To do: Make an exact copy of the lines from the one holding "Give the exact" through the last line of the material, and output nothing else.

Provided records:
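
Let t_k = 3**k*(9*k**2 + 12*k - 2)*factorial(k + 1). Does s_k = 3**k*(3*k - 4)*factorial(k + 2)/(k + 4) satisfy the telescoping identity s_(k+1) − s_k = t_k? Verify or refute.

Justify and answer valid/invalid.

s_(k+1) = 3**(k + 1)*(3*k - 1)*factorial(k + 3)/(k + 5)
s_(k+1) − s_k = 3**k*(9*k**3 + 57*k**2 + 76*k - 16)*factorial(k + 2)/((k + 4)*(k + 5))
(s_(k+1) − s_k) − t_k = -2*3**k*(9*k**3 + 48*k**2 + 43*k - 4)*factorial(k + 1)/((k + 4)*(k + 5))

Invalid: residual -2*3**k*(9*k**3 + 48*k**2 + 43*k - 4)*factorial(k + 1)/((k + 4)*(k + 5)) ≠ 0.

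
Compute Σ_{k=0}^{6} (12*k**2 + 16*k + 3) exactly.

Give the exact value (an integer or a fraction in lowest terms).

The ratio is (12*k**2 + 40*k + 31)/(12*k**2 + 16*k + 3).
Normal form (A,B,C) = (1, 1, k**2 + 4*k/3 + 1/4).
f must satisfy (1)·f(k+1) − (1)·f(k) = k**2 + 4*k/3 + 1/4.
From deg A=0, deg B=0, deg C=2: d=3.
Match coefficients ⇒ f(k) = k*(4*k**2 + 2*k - 3)/12.
Get s_k = R·t_k = k*(4*k**2 + 2*k - 3) with R(k) = B(k−1)f(k)/C(k) = k*(4*k**2 + 2*k - 3)/(12*k**2 + 16*k + 3).
Δs = 12*k**2 + 16*k + 3, as required.
Telescoping: Σ = s_(7) − s_(0) = 1449 − (0) = 1449.

Σ = 1449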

Expected answer:
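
Give the exact value (an integer or a fraction in lowest terms).

The ratio is (12*k**2 + 40*k + 31)/(12*k**2 + 16*k + 3).
Normal form (A,B,C) = (1, 1, k**2 + 4*k/3 + 1/4).
f must satisfy (1)·f(k+1) − (1)·f(k) = k**2 + 4*k/3 + 1/4.
From deg A=0, deg B=0, deg C=2: d=3.
Match coefficients ⇒ f(k) = k*(4*k**2 + 2*k - 3)/12.
Get s_k = R·t_k = k*(4*k**2 + 2*k - 3) with R(k) = B(k−1)f(k)/C(k) = k*(4*k**2 + 2*k - 3)/(12*k**2 + 16*k + 3).
Δs = 12*k**2 + 16*k + 3, as required.
Telescoping: Σ = s_(7) − s_(0) = 1449 − (0) = 1449.

Σ = 1449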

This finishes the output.